**Work order:**
Every record is to be returned as written, with no omissions.
--------------------
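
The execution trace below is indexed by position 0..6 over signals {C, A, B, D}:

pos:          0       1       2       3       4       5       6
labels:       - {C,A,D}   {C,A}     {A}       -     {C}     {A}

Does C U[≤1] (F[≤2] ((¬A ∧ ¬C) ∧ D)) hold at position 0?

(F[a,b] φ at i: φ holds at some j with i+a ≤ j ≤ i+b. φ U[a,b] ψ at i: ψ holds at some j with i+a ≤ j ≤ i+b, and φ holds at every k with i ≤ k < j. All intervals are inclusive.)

Does not hold

Need some j in [0,1] with F[≤2] ((¬A ∧ ¬C) ∧ D), and C at every k in [0,j-1].
  j=0: F[≤2] ((¬A ∧ ¬C) ∧ D) — fails (none in [0,2]).
  j=1: F[≤2] ((¬A ∧ ¬C) ∧ D) — fails (none in [1,3]).
No j in the window works → until fails.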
--------------------
**Answer section:**
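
The execution trace below is indexed by position 0..6 over signals {C, A, B, D}:

pos:          0       1       2       3       4       5       6
labels:       - {C,A,D}   {C,A}     {A}       -     {C}     {A}

Does C U[≤1] (F[≤2] ((¬A ∧ ¬C) ∧ D)) hold at position 0?

(F[a,b] φ at i: φ holds at some j with i+a ≤ j ≤ i+b. φ U[a,b] ψ at i: ψ holds at some j with i+a ≤ j ≤ i+b, and φ holds at every k with i ≤ k < j. All intervals are inclusive.)

Does not hold

Need some j in [0,1] with F[≤2] ((¬A ∧ ¬C) ∧ D), and C at every k in [0,j-1].
  j=0: F[≤2] ((¬A ∧ ¬C) ∧ D) — fails (none in [0,2]).
  j=1: F[≤2] ((¬A ∧ ¬C) ∧ D) — fails (none in [1,3]).
No j in the window works → until fails.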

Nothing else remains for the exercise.